- EXERCISE -
The answer should consist of every line of the material, repeated verbatim.

- SOURCE MATERIAL -

----------

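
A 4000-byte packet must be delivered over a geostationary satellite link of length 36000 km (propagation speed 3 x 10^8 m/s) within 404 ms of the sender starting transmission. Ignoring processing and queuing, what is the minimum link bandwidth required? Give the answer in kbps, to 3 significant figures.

L = 32000 bits.
Propagation delay = 36000000 / 300000000 = 120 ms.
Transmission budget = 404 − 120 = 284 ms.
R ≥ L / t_tx = 32000 bits / 0.284 s = 113 kbps.

113 kbps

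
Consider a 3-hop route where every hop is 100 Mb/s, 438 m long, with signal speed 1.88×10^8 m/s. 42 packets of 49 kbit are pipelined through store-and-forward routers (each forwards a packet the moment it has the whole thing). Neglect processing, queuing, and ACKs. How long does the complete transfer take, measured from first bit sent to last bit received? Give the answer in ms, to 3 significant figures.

Per-hop transmission t_tx = L/R = 49000/100000000 = 0.49 ms.
Per-hop propagation t_prop = 438/188000000 = 0.00232979 ms.
Pipeline fill: first packet needs 3·t_tx to clear all hops; remaining 41 packets each add one t_tx.
Total = (3+42-1)·t_tx + 3·t_prop = 44·0.49 + 3·0.00232979 = 21.6 ms.

21.6 ms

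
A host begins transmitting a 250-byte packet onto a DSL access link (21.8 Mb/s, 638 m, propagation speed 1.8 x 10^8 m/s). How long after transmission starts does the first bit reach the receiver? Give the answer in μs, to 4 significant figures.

First bit experiences only propagation delay: d/s = 638/180000000 = 3.544 μs.

3.544 μs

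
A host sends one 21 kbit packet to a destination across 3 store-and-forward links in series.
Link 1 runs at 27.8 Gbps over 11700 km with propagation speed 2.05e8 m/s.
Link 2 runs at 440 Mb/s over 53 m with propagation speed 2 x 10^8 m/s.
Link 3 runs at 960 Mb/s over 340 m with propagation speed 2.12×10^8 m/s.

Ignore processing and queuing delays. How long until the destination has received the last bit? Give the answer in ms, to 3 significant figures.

57.1 ms

L = 21000 bits.
Transmission delays (L/R per hop): 0.000755396, 0.0477273, 0.021875 ms; sum = 0.0703577 ms.
Propagation delays (d/s per hop): 57.0732, 0.000265, 0.00160377 ms; sum = 57.075 ms.
End-to-end = 57.1 ms.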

----------

- TASK RESULT -
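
A 4000-byte packet must be delivered over a geostationary satellite link of length 36000 km (propagation speed 3 x 10^8 m/s) within 404 ms of the sender starting transmission. Ignoring processing and queuing, what is the minimum link bandwidth required? Give the answer in kbps, to 3 significant figures.

L = 32000 bits.
Propagation delay = 36000000 / 300000000 = 120 ms.
Transmission budget = 404 − 120 = 284 ms.
R ≥ L / t_tx = 32000 bits / 0.284 s = 113 kbps.

113 kbps

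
Consider a 3-hop route where every hop is 100 Mb/s, 438 m long, with signal speed 1.88×10^8 m/s. 42 packets of 49 kbit are pipelined through store-and-forward routers (each forwards a packet the moment it has the whole thing). Neglect processing, queuing, and ACKs. How long does the complete transfer take, measured from first bit sent to last bit received? Give the answer in ms, to 3 significant figures.

Per-hop transmission t_tx = L/R = 49000/100000000 = 0.49 ms.
Per-hop propagation t_prop = 438/188000000 = 0.00232979 ms.
Pipeline fill: first packet needs 3·t_tx to clear all hops; remaining 41 packets each add one t_tx.
Total = (3+42-1)·t_tx + 3·t_prop = 44·0.49 + 3·0.00232979 = 21.6 ms.

21.6 ms

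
A host begins transmitting a 250-byte packet onto a DSL access link (21.8 Mb/s, 638 m, propagation speed 1.8 x 10^8 m/s). How long after transmission starts does the first bit reach the receiver? Give the answer in μs, to 4 significant figures.

First bit experiences only propagation delay: d/s = 638/180000000 = 3.544 μs.

3.544 μs

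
A host sends one 21 kbit packet to a destination across 3 store-and-forward links in series.
Link 1 runs at 27.8 Gbps over 11700 km with propagation speed 2.05e8 m/s.
Link 2 runs at 440 Mb/s over 53 m with propagation speed 2 x 10^8 m/s.
Link 3 runs at 960 Mb/s over 340 m with propagation speed 2.12×10^8 m/s.

Ignore processing and queuing delays. How long until the destination has received the last bit? Give the answer in ms, to 3 significant figures.

57.1 ms

L = 21000 bits.
Transmission delays (L/R per hop): 0.000755396, 0.0477273, 0.021875 ms; sum = 0.0703577 ms.
Propagation delays (d/s per hop): 57.0732, 0.000265, 0.00160377 ms; sum = 57.075 ms.
End-to-end = 57.1 ms.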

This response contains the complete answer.